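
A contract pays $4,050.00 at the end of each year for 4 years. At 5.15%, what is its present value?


Formula: PV = PMT * (1 - (1+r)^(-n)) / r
Discount factor: (1 + 0.0515)^(-4) = 0.818018
Bracket: 1 - 0.818018 = 0.181982
PV = $4,050.00 * 0.181982 / 0.0515 = $14,311.20

$14,311.20


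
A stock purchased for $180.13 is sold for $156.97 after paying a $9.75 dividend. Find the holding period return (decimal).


Formula: HPR = (P1 - P0 + D) / P0
Gain: $156.97 - $180.13 + $9.75 = -$13.41
HPR = -$13.41 / $180.13 = -0.0744

-0.0744


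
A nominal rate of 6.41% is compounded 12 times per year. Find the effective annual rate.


Formula: EAR = (1 + r/m)^m - 1
Period rate: r/m = 0.0641 / 12 = 0.005342
Compounding: (1 + 0.005342)^12 = 1.066017
EAR = 1.066017 - 1 = 0.066017

0.066017


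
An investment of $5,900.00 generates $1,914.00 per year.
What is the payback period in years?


Formula: Payback = investment / annual cash flow
Substituting: Payback = $5,900.00 / $1,914.00
Payback = 3.0825 years

3.0825 years


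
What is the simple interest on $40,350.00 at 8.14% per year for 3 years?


Formula: I = P * r * t
Substituting: I = $40,350.00 * 0.0814 * 3
Step: I = $40,350.00 * 0.2442
I = $9,853.47

$9,853.47


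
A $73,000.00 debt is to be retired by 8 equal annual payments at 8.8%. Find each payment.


Formula: PMT = PV * r / (1 - (1+r)^(-n))
Denominator: 1 - (1 + 0.088)^(-8) = 0.490706
Numerator: $73,000.00 * 0.088 = 6424.0
PMT = 6424.0 / 0.490706 = $13,091.35

$13,091.35


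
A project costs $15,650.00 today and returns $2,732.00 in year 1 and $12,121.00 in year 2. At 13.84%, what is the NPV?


Formula: NPV = C0 + C1/(1+r) + C2/(1+r)^2
Discount C1: $2,732.00 / (1 + 0.1384) = $2,399.86
Discount C2: $12,121.00 / (1 + 0.1384)^2 = $9,352.95
NPV = -$15,650.00 + $2,399.86 + $9,352.95 = -$3,897.19

-$3,897.19


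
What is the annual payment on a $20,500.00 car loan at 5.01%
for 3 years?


Formula: PMT = PV * r / (1 - (1+r)^(-n))
Denominator: 1 - (1 + 0.0501)^(-3) = 0.136409
Numerator: $20,500.00 * 0.0501 = 1027.05
PMT = 1027.05 / 0.136409 = $7,529.19

$7,529.19


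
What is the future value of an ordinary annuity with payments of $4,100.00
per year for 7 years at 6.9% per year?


Formula: FV = PMT * ((1+r)^n - 1) / r
Growth factor: (1 + 0.069)^7 = 1.595306
Numerator: 1.595306 - 1 = 0.595306
FV = $4,100.00 * 0.595306 / 0.069 = $35,373.24

$35,373.24


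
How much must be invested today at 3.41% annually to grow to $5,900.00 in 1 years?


Formula: PV = FV / (1 + r)^n
Substituting: PV = $5,900.00 / (1 + 0.0341)^1
Discount factor: (1.0341)^1 = 1.0341
PV = $5,900.00 / 1.0341 = $5,705.44

$5,705.44


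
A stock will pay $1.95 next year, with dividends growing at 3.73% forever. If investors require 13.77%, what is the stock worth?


Formula: P = D1 / (r - g)
Spread: r - g = 0.1377 - 0.0373 = 0.1004
Substituting: P = $1.95 / 0.1004
P = $19.42

$19.42


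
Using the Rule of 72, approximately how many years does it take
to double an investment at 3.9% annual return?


Formula: Years ≈ 72 / r
Substituting: Years ≈ 72 / 3.9
Years ≈ 18.5

18.5 years


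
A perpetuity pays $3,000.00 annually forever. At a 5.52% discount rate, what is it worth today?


Formula: PV = C / r
Substituting: PV = $3,000.00 / 0.0552
PV = $54,347.83

$54,347.83


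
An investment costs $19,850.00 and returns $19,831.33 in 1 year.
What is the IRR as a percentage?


Formula: IRR = C1/C0 - 1
Substituting: IRR = $19,831.33 / $19,850.00 - 1
Ratio: 0.999059 - 1 = -0.000941
IRR = -0.0941%

-0.0941%


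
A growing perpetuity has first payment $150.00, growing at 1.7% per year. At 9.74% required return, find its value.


Formula: PV = C / (r - g)
Spread: r - g = 0.0974 - 0.017 = 0.0804
Substituting: PV = $150.00 / 0.0804
PV = $1,865.67

$1,865.67


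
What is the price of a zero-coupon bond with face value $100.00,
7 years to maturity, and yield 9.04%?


Formula: Price = FV / (1 + r)^n
Substituting: Price = $100.00 / (1 + 0.0904)^7
Discount factor: (1.0904)^7 = 1.83274
Price = $100.00 / 1.83274 = $54.56

$54.56


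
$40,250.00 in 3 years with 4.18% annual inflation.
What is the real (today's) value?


Formula: Real value = nominal / (1 + inflation)^years
Price level: (1 + 0.0418)^3 = 1.130715
Real value = $40,250.00 / 1.130715 = $35,596.95

$35,596.95


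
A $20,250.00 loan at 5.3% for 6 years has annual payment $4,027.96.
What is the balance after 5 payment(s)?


Formula: Balance = PV*(1+r)^k - PMT*((1+r)^k - 1)/r
Growth: (1 + 0.053)^5 = 1.294619
Accumulated factor: ((1+r)^k - 1)/r = 5.558842
Balance = $20,250.00 * 1.294619 - $4,027.96 * 5.558842
Balance = $3,825.23

$3,825.23


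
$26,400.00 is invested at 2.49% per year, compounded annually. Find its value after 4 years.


Formula: FV = P * (1 + r)^n
Substituting: FV = $26,400.00 * (1 + 0.0249)^4
Growth factor: (1.0249)^4 = 1.103382
FV = $26,400.00 * 1.103382 = $29,129.29

$29,129.29


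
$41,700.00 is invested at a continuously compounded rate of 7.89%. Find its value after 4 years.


Formula: FV = P * e^(r*t)
Exponent: r*t = 0.0789 * 4 = 0.3156
e^(0.3156) = 1.371082
FV = $41,700.00 * 1.371082 = $57,174.11

$57,174.11


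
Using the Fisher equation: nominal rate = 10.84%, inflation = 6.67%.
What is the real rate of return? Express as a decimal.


Formula: (1 + r_real) = (1 + r_nom) / (1 + inflation)
Substituting: (1 + r_real) = 1.1084 / 1.0667
(1 + r_real) = 1.039093
r_real = 1.039093 - 1 = 0.039093

0.039093


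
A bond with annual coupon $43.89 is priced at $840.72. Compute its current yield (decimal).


Formula: Current yield = annual coupon / price
Substituting: CY = $43.89 / $840.72
CY = 0.052205

0.052205


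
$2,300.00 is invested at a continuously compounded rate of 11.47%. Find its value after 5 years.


Formula: FV = P * e^(r*t)
Exponent: r*t = 0.1147 * 5 = 0.5735
e^(0.5735) = 1.774467
FV = $2,300.00 * 1.774467 = $4,081.27

$4,081.27


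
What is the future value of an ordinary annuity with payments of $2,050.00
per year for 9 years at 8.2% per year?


Formula: FV = PMT * ((1+r)^n - 1) / r
Growth factor: (1 + 0.082)^9 = 2.032569
Numerator: 2.032569 - 1 = 1.032569
FV = $2,050.00 * 1.032569 / 0.082 = $25,814.23

$25,814.23


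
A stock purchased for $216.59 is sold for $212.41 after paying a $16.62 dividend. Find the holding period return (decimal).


Formula: HPR = (P1 - P0 + D) / P0
Gain: $212.41 - $216.59 + $16.62 = $12.44
HPR = $12.44 / $216.59 = 0.0574

0.0574


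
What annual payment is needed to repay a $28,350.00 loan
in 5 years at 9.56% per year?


Formula: PMT = PV * r / (1 - (1+r)^(-n))
Denominator: 1 - (1 + 0.0956)^(-5) = 0.36651
Numerator: $28,350.00 * 0.0956 = 2710.26
PMT = 2710.26 / 0.36651 = $7,394.78

$7,394.78


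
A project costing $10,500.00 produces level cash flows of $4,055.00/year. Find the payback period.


Formula: Payback = investment / annual cash flow
Substituting: Payback = $10,500.00 / $4,055.00
Payback = 2.5894 years

2.5894 years


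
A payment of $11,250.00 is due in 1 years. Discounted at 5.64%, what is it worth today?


Formula: PV = FV / (1 + r)^n
Substituting: PV = $11,250.00 / (1 + 0.0564)^1
Discount factor: (1.0564)^1 = 1.0564
PV = $11,250.00 / 1.0564 = $10,649.38

$10,649.38


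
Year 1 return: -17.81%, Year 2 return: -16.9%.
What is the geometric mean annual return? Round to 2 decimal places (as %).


Formula: Geometric mean = ((1+r1)*(1+r2))^(1/2) - 1
Product: (1 + -0.1781) * (1 + -0.169) = 0.8219 * 0.831 = 0.682999
Square root: 0.682999^0.5 = 0.826437
Geometric mean = 0.826437 - 1 = -0.173563
As percentage: -17.36%

-17.36%


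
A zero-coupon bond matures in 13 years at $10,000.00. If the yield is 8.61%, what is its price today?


Formula: Price = FV / (1 + r)^n
Substituting: Price = $10,000.00 / (1 + 0.0861)^13
Discount factor: (1.0861)^13 = 2.926224
Price = $10,000.00 / 2.926224 = $3,417.37

$3,417.37


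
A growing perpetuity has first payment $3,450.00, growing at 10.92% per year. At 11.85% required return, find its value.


Formula: PV = C / (r - g)
Spread: r - g = 0.1185 - 0.1092 = 0.0093
Substituting: PV = $3,450.00 / 0.0093
PV = $370,967.74

$370,967.74


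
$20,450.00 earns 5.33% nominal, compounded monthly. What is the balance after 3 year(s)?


Formula: FV = P * (1 + r/m)^(m*t)
Period rate: r/m = 0.0533 / 12 = 0.004442
Total periods: m*t = 12 * 3 = 36
Growth factor: (1 + 0.004442)^36 = 1.172978
FV = $20,450.00 * 1.172978 = $23,987.40

$23,987.40


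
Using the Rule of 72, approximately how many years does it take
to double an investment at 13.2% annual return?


Formula: Years ≈ 72 / r
Substituting: Years ≈ 72 / 13.2
Years ≈ 5.5

5.5 years


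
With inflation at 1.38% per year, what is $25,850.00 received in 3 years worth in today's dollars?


Formula: Real value = nominal / (1 + inflation)^years
Price level: (1 + 0.0138)^3 = 1.041974
Real value = $25,850.00 / 1.041974 = $24,808.68

$24,808.68


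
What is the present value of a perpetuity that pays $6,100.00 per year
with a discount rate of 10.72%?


Formula: PV = C / r
Substituting: PV = $6,100.00 / 0.1072
PV = $56,902.99

$56,902.99


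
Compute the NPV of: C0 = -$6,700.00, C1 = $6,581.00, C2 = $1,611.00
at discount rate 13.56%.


Formula: NPV = C0 + C1/(1+r) + C2/(1+r)^2
Discount C1: $6,581.00 / (1 + 0.1356) = $5,795.17
Discount C2: $1,611.00 / (1 + 0.1356)^2 = $1,249.24
NPV = -$6,700.00 + $5,795.17 + $1,249.24 = $344.41

$344.41


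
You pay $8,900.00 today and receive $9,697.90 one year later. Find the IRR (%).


Formula: IRR = C1/C0 - 1
Substituting: IRR = $9,697.90 / $8,900.00 - 1
Ratio: 1.089652 - 1 = 0.089652
IRR = 8.9652%

8.9652%


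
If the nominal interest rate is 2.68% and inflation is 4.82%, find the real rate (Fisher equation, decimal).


Formula: (1 + r_real) = (1 + r_nom) / (1 + inflation)
Substituting: (1 + r_real) = 1.0268 / 1.0482
(1 + r_real) = 0.979584
r_real = 0.979584 - 1 = -0.020416

-0.020416


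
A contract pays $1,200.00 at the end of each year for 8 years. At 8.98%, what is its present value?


Formula: PV = PMT * (1 - (1+r)^(-n)) / r
Discount factor: (1 + 0.0898)^(-8) = 0.502604
Bracket: 1 - 0.502604 = 0.497396
PV = $1,200.00 * 0.497396 / 0.0898 = $6,646.72

$6,646.72


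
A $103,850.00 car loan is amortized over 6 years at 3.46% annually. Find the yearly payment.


Formula: PMT = PV * r / (1 - (1+r)^(-n))
Denominator: 1 - (1 + 0.0346)^(-6) = 0.18461
Numerator: $103,850.00 * 0.0346 = 3593.21
PMT = 3593.21 / 0.18461 = $19,463.74

$19,463.74


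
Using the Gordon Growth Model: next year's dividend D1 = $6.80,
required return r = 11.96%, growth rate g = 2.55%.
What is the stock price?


Formula: P = D1 / (r - g)
Spread: r - g = 0.1196 - 0.0255 = 0.0941
Substituting: P = $6.80 / 0.0941
P = $72.26

$72.26


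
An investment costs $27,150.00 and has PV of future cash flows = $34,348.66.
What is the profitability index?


Formula: PI = PV(cash flows) / initial investment
Substituting: PI = $34,348.66 / $27,150.00
PI = 1.2651

1.2651


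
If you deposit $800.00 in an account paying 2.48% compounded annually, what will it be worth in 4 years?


Formula: FV = P * (1 + r)^n
Substituting: FV = $800.00 * (1 + 0.0248)^4
Growth factor: (1.0248)^4 = 1.102952
FV = $800.00 * 1.102952 = $882.36

$882.36


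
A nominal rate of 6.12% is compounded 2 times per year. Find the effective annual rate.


Formula: EAR = (1 + r/m)^m - 1
Period rate: r/m = 0.0612 / 2 = 0.0306
Compounding: (1 + 0.0306)^2 = 1.062136
EAR = 1.062136 - 1 = 0.062136

0.062136


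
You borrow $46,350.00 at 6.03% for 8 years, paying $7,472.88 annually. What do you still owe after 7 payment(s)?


Formula: Balance = PV*(1+r)^k - PMT*((1+r)^k - 1)/r
Growth: (1 + 0.0603)^7 = 1.506612
Accumulated factor: ((1+r)^k - 1)/r = 8.40152
Balance = $46,350.00 * 1.506612 - $7,472.88 * 8.40152
Balance = $7,047.90

$7,047.90


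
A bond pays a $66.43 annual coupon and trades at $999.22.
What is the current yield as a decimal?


Formula: Current yield = annual coupon / price
Substituting: CY = $66.43 / $999.22
CY = 0.066482

0.066482


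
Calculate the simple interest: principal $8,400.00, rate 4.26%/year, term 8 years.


Formula: I = P * r * t
Substituting: I = $8,400.00 * 0.0426 * 8
Step: I = $8,400.00 * 0.3408
I = $2,862.72

$2,862.72


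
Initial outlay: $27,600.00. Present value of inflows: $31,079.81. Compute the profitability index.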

What is being asked: What lines of the listing contain the word "annuity"? Copy them all.

Answer to this exercise:
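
What is the future value of an ordinary annuity with payments of $4,100.00
What is the future value of an ordinary annuity with payments of $2,050.00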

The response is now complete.